How to complete this task: For the word "departure", copy every line of the material that includes it.

Records for the task:
——
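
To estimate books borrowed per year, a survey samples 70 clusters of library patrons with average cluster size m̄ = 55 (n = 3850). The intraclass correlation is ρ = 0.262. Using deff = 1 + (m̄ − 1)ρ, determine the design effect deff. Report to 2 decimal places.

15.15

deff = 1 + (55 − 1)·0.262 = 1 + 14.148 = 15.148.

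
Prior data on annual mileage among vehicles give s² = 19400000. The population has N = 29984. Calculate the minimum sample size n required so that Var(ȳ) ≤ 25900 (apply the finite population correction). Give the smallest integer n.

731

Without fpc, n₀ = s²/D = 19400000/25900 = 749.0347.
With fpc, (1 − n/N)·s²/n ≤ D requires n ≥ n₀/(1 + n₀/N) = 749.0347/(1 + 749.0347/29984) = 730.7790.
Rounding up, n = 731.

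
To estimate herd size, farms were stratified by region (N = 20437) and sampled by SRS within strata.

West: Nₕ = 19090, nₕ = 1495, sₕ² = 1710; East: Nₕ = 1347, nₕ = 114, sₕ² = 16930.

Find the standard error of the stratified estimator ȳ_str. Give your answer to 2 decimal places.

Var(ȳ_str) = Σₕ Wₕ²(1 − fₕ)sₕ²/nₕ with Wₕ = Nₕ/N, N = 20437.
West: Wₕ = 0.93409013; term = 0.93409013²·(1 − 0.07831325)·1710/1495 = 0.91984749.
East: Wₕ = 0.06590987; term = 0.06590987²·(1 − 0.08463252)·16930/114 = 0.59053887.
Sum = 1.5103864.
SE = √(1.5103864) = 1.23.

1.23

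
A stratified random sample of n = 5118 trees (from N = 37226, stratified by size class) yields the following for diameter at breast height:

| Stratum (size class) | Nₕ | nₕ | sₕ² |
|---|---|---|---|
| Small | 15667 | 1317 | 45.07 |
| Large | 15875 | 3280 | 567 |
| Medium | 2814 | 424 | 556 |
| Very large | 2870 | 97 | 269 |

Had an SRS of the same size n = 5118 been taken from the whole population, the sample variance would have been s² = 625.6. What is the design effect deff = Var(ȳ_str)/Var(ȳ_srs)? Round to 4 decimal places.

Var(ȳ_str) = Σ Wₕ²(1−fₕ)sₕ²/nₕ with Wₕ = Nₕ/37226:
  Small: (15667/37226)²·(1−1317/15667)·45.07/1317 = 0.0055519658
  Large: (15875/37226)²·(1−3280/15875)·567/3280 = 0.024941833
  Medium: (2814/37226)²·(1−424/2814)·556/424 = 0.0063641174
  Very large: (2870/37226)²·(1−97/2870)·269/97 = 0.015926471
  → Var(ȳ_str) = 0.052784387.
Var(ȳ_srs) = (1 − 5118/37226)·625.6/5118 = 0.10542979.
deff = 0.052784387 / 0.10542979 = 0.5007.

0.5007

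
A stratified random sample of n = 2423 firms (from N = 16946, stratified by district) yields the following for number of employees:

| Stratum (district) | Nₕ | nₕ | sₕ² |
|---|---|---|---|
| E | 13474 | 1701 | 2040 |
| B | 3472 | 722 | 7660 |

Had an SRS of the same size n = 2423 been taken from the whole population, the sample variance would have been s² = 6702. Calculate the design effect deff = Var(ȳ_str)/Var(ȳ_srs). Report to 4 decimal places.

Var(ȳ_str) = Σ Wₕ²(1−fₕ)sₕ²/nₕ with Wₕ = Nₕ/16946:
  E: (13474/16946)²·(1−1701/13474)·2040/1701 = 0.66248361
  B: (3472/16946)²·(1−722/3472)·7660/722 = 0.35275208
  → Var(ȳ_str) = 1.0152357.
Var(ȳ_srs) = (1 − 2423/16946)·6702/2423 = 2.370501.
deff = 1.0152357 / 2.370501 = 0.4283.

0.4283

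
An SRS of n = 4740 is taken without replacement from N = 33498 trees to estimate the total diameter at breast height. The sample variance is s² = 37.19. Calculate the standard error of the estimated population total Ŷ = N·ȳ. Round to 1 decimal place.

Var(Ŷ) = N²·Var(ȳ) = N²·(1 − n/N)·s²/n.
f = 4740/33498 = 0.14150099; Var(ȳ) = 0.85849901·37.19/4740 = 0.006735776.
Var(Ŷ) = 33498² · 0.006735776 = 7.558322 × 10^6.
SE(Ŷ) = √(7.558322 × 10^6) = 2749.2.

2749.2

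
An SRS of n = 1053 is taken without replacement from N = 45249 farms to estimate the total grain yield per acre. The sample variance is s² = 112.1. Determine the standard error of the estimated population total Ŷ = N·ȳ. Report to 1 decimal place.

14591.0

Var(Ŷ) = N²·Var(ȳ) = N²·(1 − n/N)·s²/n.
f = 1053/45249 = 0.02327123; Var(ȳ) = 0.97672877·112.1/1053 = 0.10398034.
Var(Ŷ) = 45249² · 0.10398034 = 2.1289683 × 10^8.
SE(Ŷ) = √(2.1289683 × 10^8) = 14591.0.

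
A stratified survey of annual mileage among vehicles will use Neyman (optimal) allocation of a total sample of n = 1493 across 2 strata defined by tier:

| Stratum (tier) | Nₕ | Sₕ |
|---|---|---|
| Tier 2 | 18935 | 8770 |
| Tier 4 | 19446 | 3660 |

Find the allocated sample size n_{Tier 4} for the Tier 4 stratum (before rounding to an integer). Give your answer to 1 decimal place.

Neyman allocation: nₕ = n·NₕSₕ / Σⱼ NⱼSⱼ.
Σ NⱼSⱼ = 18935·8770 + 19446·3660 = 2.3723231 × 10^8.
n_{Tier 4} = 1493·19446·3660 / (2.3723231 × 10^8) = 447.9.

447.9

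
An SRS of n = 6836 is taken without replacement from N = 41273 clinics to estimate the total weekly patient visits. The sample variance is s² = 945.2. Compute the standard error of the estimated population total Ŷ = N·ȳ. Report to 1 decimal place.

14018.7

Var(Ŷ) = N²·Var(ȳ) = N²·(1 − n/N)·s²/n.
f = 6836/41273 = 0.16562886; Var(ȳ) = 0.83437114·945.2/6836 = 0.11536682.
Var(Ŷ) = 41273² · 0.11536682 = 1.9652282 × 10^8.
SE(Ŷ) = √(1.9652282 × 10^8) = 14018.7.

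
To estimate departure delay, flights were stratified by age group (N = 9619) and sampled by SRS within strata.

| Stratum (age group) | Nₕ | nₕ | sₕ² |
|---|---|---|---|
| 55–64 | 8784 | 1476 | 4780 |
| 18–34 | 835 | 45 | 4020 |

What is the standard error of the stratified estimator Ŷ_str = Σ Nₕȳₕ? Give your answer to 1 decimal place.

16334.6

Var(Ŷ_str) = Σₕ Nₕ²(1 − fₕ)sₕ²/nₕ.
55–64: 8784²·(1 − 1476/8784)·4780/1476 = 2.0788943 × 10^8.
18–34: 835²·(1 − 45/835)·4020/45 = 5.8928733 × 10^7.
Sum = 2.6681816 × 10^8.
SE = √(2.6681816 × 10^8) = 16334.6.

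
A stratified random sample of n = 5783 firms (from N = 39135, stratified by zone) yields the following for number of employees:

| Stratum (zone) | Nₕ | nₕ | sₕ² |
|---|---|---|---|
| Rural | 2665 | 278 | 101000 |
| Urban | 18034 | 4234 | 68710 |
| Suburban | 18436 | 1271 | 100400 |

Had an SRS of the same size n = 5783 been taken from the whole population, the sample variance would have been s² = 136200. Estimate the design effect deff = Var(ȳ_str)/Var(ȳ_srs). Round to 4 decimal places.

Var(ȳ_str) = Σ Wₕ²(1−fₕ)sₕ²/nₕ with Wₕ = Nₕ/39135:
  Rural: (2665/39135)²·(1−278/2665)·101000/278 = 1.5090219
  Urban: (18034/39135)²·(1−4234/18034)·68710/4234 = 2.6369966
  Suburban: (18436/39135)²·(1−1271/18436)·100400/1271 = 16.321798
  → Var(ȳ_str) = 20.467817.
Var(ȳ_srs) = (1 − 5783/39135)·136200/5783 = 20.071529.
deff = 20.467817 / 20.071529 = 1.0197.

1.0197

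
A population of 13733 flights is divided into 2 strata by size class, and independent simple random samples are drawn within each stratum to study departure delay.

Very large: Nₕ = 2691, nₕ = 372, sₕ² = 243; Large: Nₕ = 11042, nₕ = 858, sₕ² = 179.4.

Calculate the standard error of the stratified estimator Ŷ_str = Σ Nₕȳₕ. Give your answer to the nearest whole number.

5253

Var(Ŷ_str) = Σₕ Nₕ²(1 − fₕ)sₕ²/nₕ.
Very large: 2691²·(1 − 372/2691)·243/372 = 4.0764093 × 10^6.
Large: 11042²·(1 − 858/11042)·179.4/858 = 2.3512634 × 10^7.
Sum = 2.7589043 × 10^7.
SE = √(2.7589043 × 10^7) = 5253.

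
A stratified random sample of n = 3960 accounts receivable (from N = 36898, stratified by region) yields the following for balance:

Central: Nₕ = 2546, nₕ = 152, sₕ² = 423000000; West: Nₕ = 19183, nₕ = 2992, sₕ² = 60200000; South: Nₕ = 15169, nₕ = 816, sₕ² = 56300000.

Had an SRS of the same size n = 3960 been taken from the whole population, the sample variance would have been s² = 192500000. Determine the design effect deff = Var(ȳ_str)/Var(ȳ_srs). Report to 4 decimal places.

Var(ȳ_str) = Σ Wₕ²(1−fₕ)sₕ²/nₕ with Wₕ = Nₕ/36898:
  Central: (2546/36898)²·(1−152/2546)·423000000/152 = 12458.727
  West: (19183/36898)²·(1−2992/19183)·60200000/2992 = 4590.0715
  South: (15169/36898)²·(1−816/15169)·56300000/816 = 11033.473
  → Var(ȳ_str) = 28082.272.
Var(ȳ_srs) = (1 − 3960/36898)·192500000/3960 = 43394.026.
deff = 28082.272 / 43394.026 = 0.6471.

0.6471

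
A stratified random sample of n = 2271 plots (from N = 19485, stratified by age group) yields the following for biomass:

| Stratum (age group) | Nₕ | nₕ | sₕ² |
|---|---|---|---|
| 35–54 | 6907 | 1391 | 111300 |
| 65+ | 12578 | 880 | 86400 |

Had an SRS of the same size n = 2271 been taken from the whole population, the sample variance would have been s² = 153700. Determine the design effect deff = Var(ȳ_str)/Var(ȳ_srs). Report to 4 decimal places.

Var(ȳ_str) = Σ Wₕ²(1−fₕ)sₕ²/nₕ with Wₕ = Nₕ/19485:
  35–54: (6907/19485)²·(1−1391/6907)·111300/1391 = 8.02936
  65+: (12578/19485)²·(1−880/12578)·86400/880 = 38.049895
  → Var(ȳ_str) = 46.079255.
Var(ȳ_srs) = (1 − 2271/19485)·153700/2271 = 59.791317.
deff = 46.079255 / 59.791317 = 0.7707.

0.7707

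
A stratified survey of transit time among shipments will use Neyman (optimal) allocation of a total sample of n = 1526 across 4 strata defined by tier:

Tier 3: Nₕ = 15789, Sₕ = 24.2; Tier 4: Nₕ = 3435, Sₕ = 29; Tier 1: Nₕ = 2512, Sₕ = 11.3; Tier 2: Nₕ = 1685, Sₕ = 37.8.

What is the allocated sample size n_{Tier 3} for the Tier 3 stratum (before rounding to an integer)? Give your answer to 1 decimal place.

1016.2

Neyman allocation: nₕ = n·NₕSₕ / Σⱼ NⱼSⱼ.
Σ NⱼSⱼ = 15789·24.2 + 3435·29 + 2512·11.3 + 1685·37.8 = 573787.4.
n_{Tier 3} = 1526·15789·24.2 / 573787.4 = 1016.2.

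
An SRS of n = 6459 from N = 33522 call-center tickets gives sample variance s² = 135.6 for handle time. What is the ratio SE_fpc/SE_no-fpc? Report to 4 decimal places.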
——
Answer space:
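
To estimate departure delay, flights were stratified by age group (N = 9619) and sampled by SRS within strata.
A population of 13733 flights is divided into 2 strata by size class, and independent simple random samples are drawn within each stratum to study departure delay.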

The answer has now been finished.